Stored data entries
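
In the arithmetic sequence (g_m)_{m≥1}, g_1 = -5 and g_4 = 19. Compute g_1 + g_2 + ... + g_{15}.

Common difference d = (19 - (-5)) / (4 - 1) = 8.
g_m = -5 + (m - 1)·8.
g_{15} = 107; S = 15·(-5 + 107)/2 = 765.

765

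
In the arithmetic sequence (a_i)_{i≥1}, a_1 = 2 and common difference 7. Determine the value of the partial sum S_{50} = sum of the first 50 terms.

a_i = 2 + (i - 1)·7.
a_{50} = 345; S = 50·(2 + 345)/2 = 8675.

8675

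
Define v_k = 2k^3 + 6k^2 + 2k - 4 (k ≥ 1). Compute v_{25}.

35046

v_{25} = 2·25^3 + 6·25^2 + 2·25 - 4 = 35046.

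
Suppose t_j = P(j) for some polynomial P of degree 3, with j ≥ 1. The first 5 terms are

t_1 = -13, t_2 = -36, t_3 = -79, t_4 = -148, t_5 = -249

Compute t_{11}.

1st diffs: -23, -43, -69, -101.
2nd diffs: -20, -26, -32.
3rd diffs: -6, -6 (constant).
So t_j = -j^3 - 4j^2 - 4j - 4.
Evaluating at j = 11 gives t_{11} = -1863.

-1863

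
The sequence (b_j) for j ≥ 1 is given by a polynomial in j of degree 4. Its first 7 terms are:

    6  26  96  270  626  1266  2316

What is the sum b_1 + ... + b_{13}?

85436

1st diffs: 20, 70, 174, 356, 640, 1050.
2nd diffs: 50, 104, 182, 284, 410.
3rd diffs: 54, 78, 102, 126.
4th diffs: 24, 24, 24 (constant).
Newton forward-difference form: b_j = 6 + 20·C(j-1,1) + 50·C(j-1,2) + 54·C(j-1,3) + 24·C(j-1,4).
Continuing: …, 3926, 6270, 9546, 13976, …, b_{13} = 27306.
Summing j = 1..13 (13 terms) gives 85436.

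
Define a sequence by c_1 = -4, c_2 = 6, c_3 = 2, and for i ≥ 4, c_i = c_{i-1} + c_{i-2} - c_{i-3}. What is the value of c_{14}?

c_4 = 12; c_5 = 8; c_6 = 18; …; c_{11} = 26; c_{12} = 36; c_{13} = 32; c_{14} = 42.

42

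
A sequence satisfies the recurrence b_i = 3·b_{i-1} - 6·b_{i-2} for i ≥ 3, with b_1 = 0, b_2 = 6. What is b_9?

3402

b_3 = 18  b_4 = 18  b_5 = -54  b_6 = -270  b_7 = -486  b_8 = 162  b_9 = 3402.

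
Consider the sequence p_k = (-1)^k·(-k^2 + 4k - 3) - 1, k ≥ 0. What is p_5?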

WHAT NEEDS TO BE DONE
Repeat all of the records, letter for letter.

OUTPUT
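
In the arithmetic sequence (g_m)_{m≥1}, g_1 = -5 and g_4 = 19. Compute g_1 + g_2 + ... + g_{15}.

Common difference d = (19 - (-5)) / (4 - 1) = 8.
g_m = -5 + (m - 1)·8.
g_{15} = 107; S = 15·(-5 + 107)/2 = 765.

765

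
In the arithmetic sequence (a_i)_{i≥1}, a_1 = 2 and common difference 7. Determine the value of the partial sum S_{50} = sum of the first 50 terms.

a_i = 2 + (i - 1)·7.
a_{50} = 345; S = 50·(2 + 345)/2 = 8675.

8675

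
Define v_k = 2k^3 + 6k^2 + 2k - 4 (k ≥ 1). Compute v_{25}.

35046

v_{25} = 2·25^3 + 6·25^2 + 2·25 - 4 = 35046.

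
Suppose t_j = P(j) for some polynomial P of degree 3, with j ≥ 1. The first 5 terms are

t_1 = -13, t_2 = -36, t_3 = -79, t_4 = -148, t_5 = -249

Compute t_{11}.

1st diffs: -23, -43, -69, -101.
2nd diffs: -20, -26, -32.
3rd diffs: -6, -6 (constant).
So t_j = -j^3 - 4j^2 - 4j - 4.
Evaluating at j = 11 gives t_{11} = -1863.

-1863

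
The sequence (b_j) for j ≥ 1 is given by a polynomial in j of degree 4. Its first 7 terms are:

    6  26  96  270  626  1266  2316

What is the sum b_1 + ... + b_{13}?

85436

1st diffs: 20, 70, 174, 356, 640, 1050.
2nd diffs: 50, 104, 182, 284, 410.
3rd diffs: 54, 78, 102, 126.
4th diffs: 24, 24, 24 (constant).
Newton forward-difference form: b_j = 6 + 20·C(j-1,1) + 50·C(j-1,2) + 54·C(j-1,3) + 24·C(j-1,4).
Continuing: …, 3926, 6270, 9546, 13976, …, b_{13} = 27306.
Summing j = 1..13 (13 terms) gives 85436.

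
Define a sequence by c_1 = -4, c_2 = 6, c_3 = 2, and for i ≥ 4, c_i = c_{i-1} + c_{i-2} - c_{i-3}. What is the value of c_{14}?

c_4 = 12; c_5 = 8; c_6 = 18; …; c_{11} = 26; c_{12} = 36; c_{13} = 32; c_{14} = 42.

42

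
A sequence satisfies the recurrence b_i = 3·b_{i-1} - 6·b_{i-2} for i ≥ 3, with b_1 = 0, b_2 = 6. What is b_9?

3402

b_3 = 18  b_4 = 18  b_5 = -54  b_6 = -270  b_7 = -486  b_8 = 162  b_9 = 3402.

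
Consider the sequence p_k = (-1)^k·(-k^2 + 4k - 3) - 1, k ≥ 0. What is p_5?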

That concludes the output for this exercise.